■ Required work ■
Output every line from the beginning of the records through the line that contains "Answer: -93503271295", exactly as it appears.

■ Stored data entries ■
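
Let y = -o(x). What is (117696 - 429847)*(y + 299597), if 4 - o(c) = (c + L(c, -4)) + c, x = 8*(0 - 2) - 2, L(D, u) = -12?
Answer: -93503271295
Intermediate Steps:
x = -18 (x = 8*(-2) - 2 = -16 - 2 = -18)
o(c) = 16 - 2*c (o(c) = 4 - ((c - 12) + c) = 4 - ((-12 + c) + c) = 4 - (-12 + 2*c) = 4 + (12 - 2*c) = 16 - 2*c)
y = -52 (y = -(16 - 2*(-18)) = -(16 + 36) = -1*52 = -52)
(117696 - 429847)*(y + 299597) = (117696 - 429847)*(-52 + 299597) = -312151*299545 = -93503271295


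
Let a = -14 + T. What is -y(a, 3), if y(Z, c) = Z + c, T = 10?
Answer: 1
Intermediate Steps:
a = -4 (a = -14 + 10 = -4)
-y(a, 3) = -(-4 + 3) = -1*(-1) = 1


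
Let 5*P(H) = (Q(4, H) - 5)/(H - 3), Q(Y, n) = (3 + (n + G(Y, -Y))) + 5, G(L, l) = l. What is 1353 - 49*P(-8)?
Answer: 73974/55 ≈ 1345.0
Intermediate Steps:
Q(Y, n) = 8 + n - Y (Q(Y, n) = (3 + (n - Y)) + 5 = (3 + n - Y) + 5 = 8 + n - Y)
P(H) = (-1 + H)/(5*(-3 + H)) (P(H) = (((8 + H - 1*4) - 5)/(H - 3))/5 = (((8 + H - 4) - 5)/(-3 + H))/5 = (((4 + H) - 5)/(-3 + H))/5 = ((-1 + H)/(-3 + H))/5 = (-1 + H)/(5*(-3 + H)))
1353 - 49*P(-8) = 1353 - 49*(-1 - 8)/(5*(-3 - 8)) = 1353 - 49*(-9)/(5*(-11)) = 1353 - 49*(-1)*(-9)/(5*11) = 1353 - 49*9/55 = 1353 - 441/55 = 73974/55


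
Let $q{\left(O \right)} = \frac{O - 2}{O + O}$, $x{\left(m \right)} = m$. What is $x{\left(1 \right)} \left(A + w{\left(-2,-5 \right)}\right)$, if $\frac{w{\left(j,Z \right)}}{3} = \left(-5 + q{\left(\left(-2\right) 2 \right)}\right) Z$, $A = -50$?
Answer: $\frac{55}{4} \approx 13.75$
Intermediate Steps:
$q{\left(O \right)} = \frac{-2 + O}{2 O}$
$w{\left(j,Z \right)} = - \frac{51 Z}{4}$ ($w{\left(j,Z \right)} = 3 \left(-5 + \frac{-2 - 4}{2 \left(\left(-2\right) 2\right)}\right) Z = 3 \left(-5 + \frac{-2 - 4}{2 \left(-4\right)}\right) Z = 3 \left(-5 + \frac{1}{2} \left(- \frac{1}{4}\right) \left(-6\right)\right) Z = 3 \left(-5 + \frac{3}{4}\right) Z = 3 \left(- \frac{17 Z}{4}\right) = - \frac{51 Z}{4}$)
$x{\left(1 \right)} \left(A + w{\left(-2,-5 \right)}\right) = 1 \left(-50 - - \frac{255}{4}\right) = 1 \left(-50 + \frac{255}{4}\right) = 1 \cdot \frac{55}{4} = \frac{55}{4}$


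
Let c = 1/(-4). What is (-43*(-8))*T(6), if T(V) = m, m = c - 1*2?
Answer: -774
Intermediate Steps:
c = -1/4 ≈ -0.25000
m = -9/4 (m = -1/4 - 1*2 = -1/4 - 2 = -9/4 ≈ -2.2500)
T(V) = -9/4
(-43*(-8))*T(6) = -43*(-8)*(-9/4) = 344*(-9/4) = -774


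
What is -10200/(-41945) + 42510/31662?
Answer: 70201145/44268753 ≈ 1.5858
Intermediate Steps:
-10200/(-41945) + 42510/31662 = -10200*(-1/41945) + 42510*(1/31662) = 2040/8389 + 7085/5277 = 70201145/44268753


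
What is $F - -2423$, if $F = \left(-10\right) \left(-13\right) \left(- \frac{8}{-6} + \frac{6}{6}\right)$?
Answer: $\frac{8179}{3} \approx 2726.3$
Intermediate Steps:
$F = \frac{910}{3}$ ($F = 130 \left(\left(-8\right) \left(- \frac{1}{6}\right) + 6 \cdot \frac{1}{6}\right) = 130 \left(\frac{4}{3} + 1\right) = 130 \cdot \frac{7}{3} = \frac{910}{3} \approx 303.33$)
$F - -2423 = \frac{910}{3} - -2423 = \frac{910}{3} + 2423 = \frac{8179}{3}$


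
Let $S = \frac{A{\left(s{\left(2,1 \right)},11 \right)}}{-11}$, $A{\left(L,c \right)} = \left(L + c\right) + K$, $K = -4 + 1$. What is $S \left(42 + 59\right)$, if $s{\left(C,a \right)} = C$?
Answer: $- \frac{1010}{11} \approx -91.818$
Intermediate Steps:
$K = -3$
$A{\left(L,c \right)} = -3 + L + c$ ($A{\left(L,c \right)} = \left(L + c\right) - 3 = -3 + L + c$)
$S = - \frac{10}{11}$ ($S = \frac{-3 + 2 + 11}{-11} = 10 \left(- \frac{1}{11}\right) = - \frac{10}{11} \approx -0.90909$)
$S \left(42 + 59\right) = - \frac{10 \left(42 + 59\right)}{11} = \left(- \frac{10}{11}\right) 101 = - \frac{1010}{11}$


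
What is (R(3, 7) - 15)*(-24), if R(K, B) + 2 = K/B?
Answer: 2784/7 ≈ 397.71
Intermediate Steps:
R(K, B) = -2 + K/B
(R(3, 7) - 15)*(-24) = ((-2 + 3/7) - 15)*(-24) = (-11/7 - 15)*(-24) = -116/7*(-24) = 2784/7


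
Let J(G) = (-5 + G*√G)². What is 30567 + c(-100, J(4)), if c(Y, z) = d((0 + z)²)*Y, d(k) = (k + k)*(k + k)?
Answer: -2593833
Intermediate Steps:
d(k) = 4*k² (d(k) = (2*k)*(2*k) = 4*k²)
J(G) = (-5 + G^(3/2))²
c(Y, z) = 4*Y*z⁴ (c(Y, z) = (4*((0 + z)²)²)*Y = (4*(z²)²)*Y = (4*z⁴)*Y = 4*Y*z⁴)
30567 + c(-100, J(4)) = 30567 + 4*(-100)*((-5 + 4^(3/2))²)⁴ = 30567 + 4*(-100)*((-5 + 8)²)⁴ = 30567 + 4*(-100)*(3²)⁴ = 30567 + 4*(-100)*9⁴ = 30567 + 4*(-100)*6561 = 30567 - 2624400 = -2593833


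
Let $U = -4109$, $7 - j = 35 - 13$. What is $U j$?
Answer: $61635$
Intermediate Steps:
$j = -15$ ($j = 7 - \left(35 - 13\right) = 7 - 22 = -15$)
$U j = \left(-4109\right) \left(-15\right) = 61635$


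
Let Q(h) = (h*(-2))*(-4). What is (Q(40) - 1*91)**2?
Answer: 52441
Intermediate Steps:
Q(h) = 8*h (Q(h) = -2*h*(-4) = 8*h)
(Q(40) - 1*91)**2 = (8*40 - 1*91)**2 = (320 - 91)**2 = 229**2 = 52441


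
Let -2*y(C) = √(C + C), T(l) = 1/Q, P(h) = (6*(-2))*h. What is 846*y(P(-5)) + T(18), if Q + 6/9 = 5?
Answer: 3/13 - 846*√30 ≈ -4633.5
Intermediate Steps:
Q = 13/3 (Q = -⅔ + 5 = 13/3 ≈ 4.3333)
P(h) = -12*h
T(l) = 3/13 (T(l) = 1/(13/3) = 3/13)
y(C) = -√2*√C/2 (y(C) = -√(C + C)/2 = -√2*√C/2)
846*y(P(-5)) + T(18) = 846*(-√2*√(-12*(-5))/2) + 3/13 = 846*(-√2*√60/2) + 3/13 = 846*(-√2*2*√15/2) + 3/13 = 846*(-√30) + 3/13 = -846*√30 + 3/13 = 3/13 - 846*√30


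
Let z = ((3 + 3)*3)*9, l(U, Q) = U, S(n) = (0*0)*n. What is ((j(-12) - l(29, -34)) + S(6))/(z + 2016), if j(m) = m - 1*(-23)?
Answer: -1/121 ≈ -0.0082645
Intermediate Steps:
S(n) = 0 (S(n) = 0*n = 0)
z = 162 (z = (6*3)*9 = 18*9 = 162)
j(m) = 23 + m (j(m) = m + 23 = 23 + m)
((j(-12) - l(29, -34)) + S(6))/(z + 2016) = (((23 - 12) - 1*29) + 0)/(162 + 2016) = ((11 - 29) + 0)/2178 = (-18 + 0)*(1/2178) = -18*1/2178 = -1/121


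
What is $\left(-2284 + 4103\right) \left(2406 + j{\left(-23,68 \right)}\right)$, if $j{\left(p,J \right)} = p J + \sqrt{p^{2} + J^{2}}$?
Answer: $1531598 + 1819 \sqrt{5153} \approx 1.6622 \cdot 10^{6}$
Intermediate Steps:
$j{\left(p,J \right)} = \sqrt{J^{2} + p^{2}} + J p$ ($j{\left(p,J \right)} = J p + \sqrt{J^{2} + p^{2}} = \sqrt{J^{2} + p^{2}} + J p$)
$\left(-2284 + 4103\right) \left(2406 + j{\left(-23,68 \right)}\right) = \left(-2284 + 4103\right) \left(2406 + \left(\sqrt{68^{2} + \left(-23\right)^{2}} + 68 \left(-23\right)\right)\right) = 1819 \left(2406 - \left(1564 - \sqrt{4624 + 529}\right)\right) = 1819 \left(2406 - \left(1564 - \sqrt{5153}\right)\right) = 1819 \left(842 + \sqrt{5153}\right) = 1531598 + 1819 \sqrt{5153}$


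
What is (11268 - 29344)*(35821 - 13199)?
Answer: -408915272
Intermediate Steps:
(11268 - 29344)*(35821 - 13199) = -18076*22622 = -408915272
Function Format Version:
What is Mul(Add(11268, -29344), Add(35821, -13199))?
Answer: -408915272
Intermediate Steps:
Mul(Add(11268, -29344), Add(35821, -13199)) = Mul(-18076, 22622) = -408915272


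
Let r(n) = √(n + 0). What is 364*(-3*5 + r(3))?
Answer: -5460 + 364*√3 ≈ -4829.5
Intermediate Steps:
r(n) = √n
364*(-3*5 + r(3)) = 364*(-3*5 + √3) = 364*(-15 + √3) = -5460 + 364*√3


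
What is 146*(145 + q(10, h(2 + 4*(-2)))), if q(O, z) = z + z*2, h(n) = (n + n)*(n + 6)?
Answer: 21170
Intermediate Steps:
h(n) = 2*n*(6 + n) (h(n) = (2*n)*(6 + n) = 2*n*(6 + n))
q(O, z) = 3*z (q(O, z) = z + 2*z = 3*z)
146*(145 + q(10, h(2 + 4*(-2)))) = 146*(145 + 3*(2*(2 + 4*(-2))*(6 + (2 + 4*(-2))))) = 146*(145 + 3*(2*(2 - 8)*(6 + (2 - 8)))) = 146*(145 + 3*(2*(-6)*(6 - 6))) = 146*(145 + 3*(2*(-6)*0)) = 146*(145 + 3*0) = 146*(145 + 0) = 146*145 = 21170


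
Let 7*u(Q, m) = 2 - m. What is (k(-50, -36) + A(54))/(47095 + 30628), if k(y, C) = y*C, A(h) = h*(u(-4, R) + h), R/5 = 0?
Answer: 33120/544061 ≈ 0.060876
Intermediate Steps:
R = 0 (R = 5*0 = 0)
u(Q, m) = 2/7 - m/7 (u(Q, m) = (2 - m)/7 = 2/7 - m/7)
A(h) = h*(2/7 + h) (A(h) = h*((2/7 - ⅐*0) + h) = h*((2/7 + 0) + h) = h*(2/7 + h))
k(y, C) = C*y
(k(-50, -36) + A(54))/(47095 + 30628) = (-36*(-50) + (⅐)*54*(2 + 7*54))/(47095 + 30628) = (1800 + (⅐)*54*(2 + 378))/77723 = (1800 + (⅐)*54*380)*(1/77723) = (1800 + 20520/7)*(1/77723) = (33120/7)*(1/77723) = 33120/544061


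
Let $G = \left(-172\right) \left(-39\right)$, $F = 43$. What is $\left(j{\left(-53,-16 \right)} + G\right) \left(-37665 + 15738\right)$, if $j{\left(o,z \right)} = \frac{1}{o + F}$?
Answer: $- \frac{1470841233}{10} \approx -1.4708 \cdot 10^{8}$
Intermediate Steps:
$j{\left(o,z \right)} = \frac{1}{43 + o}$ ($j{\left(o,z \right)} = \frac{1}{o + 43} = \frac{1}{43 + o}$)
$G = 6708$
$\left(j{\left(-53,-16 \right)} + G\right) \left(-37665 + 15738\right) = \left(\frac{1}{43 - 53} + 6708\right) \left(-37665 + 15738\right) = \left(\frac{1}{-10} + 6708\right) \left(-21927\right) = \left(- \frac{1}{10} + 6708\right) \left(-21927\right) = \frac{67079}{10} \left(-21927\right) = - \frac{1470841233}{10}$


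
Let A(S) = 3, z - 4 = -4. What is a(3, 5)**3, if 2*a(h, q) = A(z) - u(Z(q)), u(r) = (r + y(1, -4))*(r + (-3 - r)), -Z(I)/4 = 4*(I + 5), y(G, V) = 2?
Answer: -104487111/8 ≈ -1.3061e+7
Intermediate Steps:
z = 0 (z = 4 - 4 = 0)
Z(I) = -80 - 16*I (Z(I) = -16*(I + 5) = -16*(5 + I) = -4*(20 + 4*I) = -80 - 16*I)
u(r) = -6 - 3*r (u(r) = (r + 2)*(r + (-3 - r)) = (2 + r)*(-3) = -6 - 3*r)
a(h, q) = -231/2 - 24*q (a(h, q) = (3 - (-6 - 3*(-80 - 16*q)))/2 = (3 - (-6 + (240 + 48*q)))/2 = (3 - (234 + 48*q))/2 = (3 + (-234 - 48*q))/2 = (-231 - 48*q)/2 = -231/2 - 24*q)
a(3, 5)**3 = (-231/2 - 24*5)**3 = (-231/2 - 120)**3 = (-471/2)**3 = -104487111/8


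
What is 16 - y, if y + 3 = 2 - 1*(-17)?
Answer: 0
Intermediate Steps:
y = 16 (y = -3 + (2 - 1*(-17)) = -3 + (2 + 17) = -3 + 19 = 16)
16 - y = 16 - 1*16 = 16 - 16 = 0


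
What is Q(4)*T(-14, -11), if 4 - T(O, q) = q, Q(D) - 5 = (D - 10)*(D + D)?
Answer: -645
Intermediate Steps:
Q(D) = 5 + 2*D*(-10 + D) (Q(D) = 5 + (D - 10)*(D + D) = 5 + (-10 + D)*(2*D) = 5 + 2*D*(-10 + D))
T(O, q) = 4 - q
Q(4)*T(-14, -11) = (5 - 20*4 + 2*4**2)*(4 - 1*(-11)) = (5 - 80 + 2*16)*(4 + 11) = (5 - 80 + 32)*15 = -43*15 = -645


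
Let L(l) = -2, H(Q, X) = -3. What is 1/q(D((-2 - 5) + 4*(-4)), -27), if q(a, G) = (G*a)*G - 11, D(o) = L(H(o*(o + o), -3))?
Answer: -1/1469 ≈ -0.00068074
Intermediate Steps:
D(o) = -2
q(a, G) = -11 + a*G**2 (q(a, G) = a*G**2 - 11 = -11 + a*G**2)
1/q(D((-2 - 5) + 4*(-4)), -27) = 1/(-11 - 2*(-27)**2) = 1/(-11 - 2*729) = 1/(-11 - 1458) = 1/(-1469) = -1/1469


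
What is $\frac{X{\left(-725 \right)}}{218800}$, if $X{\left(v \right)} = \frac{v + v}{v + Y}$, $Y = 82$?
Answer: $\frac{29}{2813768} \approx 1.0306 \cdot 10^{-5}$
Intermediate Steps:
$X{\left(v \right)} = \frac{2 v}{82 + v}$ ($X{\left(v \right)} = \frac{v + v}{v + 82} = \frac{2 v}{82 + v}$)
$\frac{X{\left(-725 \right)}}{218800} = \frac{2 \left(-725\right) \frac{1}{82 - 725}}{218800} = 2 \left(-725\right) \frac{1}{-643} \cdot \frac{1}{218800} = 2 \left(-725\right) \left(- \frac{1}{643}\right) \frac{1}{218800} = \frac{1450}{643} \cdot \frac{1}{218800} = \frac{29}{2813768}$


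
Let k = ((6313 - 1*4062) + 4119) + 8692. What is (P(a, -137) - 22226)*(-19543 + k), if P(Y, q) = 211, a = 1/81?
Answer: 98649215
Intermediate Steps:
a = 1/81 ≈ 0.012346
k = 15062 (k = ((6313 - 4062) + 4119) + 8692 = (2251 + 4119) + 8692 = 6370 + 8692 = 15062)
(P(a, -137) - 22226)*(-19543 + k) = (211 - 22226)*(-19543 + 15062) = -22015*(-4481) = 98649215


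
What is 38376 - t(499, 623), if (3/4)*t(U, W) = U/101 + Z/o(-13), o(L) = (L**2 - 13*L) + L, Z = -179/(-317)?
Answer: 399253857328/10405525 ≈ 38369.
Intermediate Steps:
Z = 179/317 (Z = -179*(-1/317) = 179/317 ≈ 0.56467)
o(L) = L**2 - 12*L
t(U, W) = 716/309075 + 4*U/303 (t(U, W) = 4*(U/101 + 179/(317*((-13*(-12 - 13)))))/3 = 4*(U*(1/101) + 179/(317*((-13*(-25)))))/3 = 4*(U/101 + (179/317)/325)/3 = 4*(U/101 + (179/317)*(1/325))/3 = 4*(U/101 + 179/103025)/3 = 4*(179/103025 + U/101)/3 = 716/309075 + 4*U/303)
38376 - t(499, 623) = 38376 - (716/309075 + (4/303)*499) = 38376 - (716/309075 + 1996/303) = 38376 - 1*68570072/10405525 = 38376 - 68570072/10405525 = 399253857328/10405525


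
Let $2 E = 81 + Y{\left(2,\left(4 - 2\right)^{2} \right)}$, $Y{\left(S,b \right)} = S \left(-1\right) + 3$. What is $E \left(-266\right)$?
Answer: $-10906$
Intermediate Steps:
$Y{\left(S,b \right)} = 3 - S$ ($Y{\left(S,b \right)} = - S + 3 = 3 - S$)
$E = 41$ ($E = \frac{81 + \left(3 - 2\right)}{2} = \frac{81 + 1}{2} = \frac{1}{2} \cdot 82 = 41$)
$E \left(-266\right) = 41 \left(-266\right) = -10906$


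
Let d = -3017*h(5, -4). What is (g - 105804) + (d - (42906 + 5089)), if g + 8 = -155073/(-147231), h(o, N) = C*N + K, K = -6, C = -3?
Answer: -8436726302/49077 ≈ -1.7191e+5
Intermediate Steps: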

■ Solution to this problem ■
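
Let y = -o(x). What is (117696 - 429847)*(y + 299597), if 4 - o(c) = (c + L(c, -4)) + c, x = 8*(0 - 2) - 2, L(D, u) = -12?
Answer: -93503271295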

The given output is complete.